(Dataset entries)
%%

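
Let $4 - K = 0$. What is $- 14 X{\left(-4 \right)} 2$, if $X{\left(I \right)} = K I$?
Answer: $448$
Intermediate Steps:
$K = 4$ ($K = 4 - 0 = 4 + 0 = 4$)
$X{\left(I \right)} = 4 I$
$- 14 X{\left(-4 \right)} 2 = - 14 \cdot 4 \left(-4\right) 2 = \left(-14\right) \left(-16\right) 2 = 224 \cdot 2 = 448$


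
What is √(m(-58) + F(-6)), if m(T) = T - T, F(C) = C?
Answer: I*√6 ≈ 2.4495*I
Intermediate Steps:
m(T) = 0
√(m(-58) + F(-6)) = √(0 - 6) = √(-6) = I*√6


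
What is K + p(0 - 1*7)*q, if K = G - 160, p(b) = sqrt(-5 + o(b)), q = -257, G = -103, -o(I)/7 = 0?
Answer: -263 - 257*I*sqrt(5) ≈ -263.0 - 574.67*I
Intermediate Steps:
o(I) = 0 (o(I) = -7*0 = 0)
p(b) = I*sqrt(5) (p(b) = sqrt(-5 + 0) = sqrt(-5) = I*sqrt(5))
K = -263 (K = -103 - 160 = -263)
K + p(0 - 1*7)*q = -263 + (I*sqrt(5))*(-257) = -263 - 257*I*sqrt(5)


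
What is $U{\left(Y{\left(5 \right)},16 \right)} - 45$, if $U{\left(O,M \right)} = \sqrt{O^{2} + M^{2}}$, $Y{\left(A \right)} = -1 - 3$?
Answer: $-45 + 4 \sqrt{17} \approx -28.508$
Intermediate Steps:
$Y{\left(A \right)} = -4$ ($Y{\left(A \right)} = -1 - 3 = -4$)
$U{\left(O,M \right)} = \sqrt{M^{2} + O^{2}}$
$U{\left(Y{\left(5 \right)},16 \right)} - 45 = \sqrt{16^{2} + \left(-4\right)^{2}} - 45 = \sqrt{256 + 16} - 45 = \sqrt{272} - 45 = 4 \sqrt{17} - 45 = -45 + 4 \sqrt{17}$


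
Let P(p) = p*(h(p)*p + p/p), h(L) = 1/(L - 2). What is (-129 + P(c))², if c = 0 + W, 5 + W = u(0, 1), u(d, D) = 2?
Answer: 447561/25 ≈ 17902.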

%%
%%

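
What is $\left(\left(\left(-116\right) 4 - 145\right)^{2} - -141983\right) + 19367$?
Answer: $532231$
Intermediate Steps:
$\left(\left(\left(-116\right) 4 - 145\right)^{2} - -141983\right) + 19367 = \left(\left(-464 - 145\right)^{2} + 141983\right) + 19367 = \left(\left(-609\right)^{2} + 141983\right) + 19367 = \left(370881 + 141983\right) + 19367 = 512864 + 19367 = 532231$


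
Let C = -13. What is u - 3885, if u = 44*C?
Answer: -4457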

%%
%%

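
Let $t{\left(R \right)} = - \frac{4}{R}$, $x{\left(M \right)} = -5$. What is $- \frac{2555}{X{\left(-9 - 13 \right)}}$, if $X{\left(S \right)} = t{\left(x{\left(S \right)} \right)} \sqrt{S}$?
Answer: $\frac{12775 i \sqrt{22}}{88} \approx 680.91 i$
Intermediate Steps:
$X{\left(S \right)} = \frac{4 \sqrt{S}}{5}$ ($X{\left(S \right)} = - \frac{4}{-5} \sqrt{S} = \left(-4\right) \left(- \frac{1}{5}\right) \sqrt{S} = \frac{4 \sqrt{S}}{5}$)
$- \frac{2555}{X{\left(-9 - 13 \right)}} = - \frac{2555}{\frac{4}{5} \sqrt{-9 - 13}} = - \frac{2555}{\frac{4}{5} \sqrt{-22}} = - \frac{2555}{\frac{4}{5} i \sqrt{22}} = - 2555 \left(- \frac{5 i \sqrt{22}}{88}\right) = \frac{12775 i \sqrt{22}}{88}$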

%%

Assignment. This task calls for the number of lines in the entries that contain the string "Answer", with no accompanying text.

Response to this exercise. 8